§ SOURCE DATA
- - - - - - -
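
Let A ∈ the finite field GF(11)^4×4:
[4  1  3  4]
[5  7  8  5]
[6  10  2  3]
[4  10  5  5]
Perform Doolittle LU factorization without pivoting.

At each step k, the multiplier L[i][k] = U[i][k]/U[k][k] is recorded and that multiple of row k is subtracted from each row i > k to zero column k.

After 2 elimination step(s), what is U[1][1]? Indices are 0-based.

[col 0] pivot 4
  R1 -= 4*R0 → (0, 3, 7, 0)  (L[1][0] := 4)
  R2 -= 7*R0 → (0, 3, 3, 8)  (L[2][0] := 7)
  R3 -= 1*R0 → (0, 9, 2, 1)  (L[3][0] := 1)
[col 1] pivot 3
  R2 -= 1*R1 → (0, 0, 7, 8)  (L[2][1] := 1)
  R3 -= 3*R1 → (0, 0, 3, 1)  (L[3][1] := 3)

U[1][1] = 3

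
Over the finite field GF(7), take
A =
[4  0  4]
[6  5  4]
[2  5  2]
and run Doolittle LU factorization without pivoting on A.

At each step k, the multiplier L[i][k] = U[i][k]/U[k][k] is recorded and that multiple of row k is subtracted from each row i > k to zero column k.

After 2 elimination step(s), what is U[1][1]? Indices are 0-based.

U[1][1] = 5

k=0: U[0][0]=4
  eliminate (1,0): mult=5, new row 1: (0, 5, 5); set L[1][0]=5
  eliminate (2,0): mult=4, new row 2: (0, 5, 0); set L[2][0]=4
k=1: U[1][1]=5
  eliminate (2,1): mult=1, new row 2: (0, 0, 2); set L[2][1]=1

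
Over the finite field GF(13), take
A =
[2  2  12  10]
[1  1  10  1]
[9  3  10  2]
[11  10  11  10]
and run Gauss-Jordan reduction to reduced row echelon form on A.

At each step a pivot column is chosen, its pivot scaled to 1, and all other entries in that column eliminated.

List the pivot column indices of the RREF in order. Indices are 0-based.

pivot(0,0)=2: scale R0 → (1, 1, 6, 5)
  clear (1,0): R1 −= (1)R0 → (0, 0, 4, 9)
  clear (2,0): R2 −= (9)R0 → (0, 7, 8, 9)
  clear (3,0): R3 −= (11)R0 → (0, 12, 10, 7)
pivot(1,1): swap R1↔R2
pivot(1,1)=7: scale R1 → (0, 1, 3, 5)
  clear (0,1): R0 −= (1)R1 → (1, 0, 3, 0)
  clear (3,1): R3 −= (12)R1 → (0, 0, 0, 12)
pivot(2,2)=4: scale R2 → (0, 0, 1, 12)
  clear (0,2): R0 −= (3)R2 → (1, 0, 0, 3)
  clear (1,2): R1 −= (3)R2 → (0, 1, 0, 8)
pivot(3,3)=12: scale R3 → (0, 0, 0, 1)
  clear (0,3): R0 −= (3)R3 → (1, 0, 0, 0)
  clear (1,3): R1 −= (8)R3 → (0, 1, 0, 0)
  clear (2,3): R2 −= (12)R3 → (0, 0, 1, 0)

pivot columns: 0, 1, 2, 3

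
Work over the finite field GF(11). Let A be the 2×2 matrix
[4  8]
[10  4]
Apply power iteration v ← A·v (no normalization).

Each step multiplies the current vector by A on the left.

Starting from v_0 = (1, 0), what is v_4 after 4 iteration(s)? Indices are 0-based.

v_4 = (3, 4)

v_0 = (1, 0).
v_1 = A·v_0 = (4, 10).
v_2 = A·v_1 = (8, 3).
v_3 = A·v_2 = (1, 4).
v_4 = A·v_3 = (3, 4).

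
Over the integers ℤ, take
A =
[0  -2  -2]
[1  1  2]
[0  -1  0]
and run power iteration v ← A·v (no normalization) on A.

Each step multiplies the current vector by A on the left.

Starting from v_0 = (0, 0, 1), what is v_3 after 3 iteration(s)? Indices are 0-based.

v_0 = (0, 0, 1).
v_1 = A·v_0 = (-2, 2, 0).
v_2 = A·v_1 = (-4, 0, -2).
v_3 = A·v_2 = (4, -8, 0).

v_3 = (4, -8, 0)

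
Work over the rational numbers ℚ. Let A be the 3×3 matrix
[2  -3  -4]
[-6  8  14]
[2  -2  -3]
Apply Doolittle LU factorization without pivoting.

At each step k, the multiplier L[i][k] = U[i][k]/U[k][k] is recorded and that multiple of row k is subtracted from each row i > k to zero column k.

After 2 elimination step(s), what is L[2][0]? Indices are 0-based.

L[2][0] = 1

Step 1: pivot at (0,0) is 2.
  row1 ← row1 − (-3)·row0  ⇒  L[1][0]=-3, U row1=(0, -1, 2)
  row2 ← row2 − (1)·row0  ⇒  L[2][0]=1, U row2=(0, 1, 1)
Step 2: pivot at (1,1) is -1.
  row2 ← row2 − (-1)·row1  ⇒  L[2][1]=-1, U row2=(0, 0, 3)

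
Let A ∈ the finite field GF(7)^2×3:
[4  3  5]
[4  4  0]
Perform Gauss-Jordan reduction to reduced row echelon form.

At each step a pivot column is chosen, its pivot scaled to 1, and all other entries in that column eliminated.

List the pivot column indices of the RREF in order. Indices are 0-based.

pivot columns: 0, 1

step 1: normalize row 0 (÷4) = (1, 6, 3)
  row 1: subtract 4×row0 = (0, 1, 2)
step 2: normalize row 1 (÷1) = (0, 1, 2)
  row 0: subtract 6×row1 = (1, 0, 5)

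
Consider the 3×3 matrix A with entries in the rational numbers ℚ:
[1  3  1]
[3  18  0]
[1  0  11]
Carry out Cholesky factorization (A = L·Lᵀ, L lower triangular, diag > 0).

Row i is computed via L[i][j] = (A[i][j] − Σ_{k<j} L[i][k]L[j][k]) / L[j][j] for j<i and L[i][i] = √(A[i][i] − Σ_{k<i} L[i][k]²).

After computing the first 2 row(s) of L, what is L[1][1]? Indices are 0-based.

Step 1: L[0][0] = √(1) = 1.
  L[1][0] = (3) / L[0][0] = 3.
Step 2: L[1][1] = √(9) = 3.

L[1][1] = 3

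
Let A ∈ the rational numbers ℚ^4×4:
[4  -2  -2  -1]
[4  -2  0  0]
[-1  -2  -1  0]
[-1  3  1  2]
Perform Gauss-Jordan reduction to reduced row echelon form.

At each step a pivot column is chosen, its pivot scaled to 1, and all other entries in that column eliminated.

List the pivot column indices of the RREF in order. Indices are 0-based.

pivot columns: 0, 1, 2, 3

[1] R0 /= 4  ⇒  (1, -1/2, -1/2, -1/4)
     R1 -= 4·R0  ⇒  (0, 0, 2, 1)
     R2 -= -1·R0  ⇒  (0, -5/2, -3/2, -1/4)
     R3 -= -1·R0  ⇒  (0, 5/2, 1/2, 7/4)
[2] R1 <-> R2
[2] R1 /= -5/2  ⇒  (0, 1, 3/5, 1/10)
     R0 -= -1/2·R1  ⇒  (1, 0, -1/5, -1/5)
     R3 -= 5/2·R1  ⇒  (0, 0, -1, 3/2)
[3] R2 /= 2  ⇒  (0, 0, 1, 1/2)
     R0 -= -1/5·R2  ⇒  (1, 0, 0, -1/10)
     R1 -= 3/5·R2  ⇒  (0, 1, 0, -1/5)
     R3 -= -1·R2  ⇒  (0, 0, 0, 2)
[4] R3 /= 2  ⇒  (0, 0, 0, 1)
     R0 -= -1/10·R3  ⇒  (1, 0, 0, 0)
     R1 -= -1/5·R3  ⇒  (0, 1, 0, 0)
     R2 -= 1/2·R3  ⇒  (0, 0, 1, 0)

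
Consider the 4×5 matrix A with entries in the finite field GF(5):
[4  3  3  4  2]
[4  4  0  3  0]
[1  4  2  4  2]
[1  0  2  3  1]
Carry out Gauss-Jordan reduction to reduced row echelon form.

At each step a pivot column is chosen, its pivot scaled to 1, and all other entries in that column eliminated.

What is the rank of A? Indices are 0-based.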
- - - - - - -
Show all lines in the entries above where the word "reduced" appears.

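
and run Gauss-Jordan reduction to reduced row echelon form on A.
Perform Gauss-Jordan reduction to reduced row echelon form.
Perform Gauss-Jordan reduction to reduced row echelon form.
Carry out Gauss-Jordan reduction to reduced row echelon form.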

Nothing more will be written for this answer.